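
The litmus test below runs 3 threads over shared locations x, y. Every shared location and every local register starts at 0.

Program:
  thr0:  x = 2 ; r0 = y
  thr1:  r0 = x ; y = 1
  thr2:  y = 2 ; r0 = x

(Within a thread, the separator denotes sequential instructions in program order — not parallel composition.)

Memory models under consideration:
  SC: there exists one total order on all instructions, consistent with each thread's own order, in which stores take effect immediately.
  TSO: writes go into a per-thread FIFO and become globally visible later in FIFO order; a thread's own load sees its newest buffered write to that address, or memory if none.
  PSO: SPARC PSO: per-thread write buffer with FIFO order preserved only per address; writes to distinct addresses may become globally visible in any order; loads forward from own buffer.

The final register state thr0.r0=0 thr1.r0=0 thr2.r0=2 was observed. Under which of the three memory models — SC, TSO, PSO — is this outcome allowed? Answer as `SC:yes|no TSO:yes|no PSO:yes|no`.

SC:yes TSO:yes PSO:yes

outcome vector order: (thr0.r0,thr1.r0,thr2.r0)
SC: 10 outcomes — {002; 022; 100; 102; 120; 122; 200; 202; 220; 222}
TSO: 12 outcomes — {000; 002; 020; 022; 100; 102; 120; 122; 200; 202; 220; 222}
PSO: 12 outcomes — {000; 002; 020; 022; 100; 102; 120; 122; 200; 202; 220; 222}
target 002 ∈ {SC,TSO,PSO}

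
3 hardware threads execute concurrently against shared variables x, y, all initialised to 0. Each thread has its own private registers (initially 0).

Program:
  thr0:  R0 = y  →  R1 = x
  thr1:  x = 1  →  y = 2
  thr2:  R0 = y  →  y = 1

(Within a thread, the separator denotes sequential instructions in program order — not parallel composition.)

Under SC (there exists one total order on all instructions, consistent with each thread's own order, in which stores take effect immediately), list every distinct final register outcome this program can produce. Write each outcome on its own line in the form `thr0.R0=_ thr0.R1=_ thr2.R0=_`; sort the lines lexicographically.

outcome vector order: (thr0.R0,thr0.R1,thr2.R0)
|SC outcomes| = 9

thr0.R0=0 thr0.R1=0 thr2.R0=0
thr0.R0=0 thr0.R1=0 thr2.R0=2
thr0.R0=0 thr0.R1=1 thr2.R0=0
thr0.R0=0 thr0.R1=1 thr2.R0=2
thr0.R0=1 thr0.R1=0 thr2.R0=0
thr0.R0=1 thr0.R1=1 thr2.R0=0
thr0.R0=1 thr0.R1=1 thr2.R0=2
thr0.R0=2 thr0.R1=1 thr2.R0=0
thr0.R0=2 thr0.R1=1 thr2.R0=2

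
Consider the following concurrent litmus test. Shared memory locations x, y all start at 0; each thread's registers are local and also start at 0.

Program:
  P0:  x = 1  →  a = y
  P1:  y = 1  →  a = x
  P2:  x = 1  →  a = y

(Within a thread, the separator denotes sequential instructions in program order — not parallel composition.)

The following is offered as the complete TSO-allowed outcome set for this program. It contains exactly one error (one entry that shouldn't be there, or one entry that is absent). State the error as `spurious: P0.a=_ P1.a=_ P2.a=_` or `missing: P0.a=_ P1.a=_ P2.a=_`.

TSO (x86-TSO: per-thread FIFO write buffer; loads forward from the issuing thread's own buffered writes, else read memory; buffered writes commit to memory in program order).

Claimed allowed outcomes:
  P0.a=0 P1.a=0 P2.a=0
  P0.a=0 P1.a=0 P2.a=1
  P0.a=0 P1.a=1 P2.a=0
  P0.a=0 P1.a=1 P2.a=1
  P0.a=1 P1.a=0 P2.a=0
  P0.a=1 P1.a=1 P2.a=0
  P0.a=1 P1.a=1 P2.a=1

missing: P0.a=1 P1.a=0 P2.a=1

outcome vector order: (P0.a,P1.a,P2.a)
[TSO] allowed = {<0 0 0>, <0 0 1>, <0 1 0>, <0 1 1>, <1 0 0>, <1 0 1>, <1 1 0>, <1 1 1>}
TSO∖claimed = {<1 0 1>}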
+++++
— Work request —
Take the lines above from the first through the one containing "y = 2 ; r0 = x" and reproduce them exactly; include nothing else.

— Result of this exercise —
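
The litmus test below runs 3 threads over shared locations x, y. Every shared location and every local register starts at 0.

Program:
  thr0:  x = 2 ; r0 = y
  thr1:  r0 = x ; y = 1
  thr2:  y = 2 ; r0 = x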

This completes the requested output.